▶ **How to complete this task**:
The first line of the data below and every line after it, through the one with "Part 2: Given", must be transcribed without change.

BEGIN Material for the task

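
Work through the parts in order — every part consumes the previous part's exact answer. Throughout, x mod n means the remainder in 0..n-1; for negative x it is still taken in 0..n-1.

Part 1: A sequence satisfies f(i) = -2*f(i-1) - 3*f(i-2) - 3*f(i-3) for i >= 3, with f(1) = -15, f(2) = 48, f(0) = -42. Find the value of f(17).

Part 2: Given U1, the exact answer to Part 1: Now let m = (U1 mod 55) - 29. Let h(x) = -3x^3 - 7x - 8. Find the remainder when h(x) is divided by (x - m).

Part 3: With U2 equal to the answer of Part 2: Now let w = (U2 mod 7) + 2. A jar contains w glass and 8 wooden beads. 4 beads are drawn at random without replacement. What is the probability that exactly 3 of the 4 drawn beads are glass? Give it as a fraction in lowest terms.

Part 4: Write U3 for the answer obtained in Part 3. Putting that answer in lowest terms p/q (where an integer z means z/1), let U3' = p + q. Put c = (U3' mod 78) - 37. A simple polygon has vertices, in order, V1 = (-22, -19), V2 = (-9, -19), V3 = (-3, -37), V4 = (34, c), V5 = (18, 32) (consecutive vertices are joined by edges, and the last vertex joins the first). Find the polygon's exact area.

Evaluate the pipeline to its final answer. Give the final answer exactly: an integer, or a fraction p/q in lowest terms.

2769/2

Part 1: f(3) = -2*(48) - 3*(-15) - 3*(-42) = 75; iterating: f(3)=75, f(4)=-249, f(5)=129, f(6)=264, f(7)=-168, f(8)=-843, f(9)=1398, f(10)=237, f(11)=-2139, f(12)=-627, f(13)=6960, f(14)=-5622, f(15)=-7755, f(16)=11496, f(17)=17139; answer 17139
Part 2: U1 = 17139; m = 5; remainder = value at the root: -3*(5)^3 - 7*(5)^1 - 8 = (-375) + (-35) + (-8) = -418; answer -418
Part 3: U2 = -418; w = 4; total draws C(12,4) = 495; favorable C(4,3)*C(8,1) = 32; P = 32/495; answer 32/495
Part 4: U3 = 32/495; threaded value p + q = 527; c = 22; cross terms: (-22*-19 - -9*-19)=247, (-9*-37 - -3*-19)=276, (-3*22 - 34*-37)=1192, (34*32 - 18*22)=692, (18*-19 - -22*32)=362; twice the area = |2769| = 2769; area = 2769/2; answer 2769/2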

END Material for the task

▶ **Answer box**:
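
Work through the parts in order — every part consumes the previous part's exact answer. Throughout, x mod n means the remainder in 0..n-1; for negative x it is still taken in 0..n-1.

Part 1: A sequence satisfies f(i) = -2*f(i-1) - 3*f(i-2) - 3*f(i-3) for i >= 3, with f(1) = -15, f(2) = 48, f(0) = -42. Find the value of f(17).

Part 2: Given U1, the exact answer to Part 1: Now let m = (U1 mod 55) - 29. Let h(x) = -3x^3 - 7x - 8. Find the remainder when h(x) is divided by (x - m).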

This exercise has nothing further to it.